#### Exercise aim
Retype every entry below without any change.

#### Extracted information

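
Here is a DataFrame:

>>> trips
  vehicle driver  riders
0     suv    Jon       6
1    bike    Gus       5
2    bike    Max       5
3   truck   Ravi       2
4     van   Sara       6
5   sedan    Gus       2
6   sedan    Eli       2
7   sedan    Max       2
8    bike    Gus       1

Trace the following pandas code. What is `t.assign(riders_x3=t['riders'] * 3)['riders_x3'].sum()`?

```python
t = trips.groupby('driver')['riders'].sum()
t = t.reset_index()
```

group by driver, sum of riders:
driver
Eli     2
Gus     8
Jon     6
Max     7
Ravi    2
Sara    6
Name: riders, dtype: int64
reset_index():
  driver  riders
0    Eli       2
1    Gus       8
2    Jon       6
3    Max       7
4   Ravi       2
5   Sara       6
add column riders_x3 = t['riders'] * 3:
  driver  riders  riders_x3
0    Eli       2          6
1    Gus       8         24
2    Jon       6         18
3    Max       7         21
4   Ravi       2          6
5   Sara       6         18

93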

#### Problem solution
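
Here is a DataFrame:

>>> trips
  vehicle driver  riders
0     suv    Jon       6
1    bike    Gus       5
2    bike    Max       5
3   truck   Ravi       2
4     van   Sara       6
5   sedan    Gus       2
6   sedan    Eli       2
7   sedan    Max       2
8    bike    Gus       1

Trace the following pandas code. What is `t.assign(riders_x3=t['riders'] * 3)['riders_x3'].sum()`?

```python
t = trips.groupby('driver')['riders'].sum()
t = t.reset_index()
```

group by driver, sum of riders:
driver
Eli     2
Gus     8
Jon     6
Max     7
Ravi    2
Sara    6
Name: riders, dtype: int64
reset_index():
  driver  riders
0    Eli       2
1    Gus       8
2    Jon       6
3    Max       7
4   Ravi       2
5   Sara       6
add column riders_x3 = t['riders'] * 3:
  driver  riders  riders_x3
0    Eli       2          6
1    Gus       8         24
2    Jon       6         18
3    Max       7         21
4   Ravi       2          6
5   Sara       6         18

93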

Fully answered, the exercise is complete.